> **Your assignment**:
State how many lines in the records below include the word "occupied". Give nothing but that number.

> **Supplied material**:
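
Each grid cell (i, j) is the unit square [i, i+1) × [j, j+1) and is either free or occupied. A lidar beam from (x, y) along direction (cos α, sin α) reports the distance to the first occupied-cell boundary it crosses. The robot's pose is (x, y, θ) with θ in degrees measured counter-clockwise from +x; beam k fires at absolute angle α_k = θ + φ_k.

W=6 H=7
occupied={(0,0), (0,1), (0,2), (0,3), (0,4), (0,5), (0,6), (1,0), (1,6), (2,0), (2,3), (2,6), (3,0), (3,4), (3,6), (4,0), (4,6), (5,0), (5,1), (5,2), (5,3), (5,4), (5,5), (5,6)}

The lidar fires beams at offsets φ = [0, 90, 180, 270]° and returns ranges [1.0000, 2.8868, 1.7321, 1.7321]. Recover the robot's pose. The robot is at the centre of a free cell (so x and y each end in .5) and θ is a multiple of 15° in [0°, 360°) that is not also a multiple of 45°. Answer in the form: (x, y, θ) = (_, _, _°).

Candidates: 18 free-cell centres × 16 headings = 288 poses. Raycast each; keep the one whose scan matches to 4 dp.
  (2.5, 5.5, 345°): beam 1 = 2.5882 ≠ 1.0000 ✗
  (1.5, 1.5, 285°): beam 1 = 0.5176 ≠ 1.0000 ✗
  (4.5, 3.5, 150°): beam 3 = 0.5774 ≠ 1.7321 ✗
  …
  (3.5, 2.5, 120°): r_1=1.0000, r_2=2.8868, r_3=1.7321, r_4=1.7321 — all match ✓
Only this pose fits every beam.

(x, y, θ) = (3.5, 2.5, 120°)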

> **Response to this exercise**:
2